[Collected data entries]
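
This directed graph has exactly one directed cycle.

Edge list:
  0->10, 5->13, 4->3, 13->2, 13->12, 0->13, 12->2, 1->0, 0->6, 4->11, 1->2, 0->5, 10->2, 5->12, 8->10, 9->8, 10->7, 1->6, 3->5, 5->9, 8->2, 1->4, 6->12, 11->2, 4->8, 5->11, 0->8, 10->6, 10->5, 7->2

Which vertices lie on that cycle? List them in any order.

5, 8, 9, 10

DFS with gray/black marking from 10:
10 gray
  7 gray
    2 gray
    2 black
  7 black
  10→2: 2 black — skip
  5 gray
    12 gray
      12→2: 2 black — skip
    12 black
    11 gray
      11→2: 2 black — skip
    11 black
    9 gray
      8 gray
        8→2: 2 black — skip
        8→10: 10 is gray → back edge
Back edge closes the cycle 10 → 5 → 9 → 8 → 10; its vertices are {5, 8, 9, 10}.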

Directions:
Please return all of the entries shown above, exactly as they stand.

Result of the exercise:
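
This directed graph has exactly one directed cycle.

Edge list:
  0->10, 5->13, 4->3, 13->2, 13->12, 0->13, 12->2, 1->0, 0->6, 4->11, 1->2, 0->5, 10->2, 5->12, 8->10, 9->8, 10->7, 1->6, 3->5, 5->9, 8->2, 1->4, 6->12, 11->2, 4->8, 5->11, 0->8, 10->6, 10->5, 7->2

Which vertices lie on that cycle? List them in any order.

5, 8, 9, 10

DFS with gray/black marking from 10:
10 gray
  7 gray
    2 gray
    2 black
  7 black
  10→2: 2 black — skip
  5 gray
    12 gray
      12→2: 2 black — skip
    12 black
    11 gray
      11→2: 2 black — skip
    11 black
    9 gray
      8 gray
        8→2: 2 black — skip
        8→10: 10 is gray → back edge
Back edge closes the cycle 10 → 5 → 9 → 8 → 10; its vertices are {5, 8, 9, 10}.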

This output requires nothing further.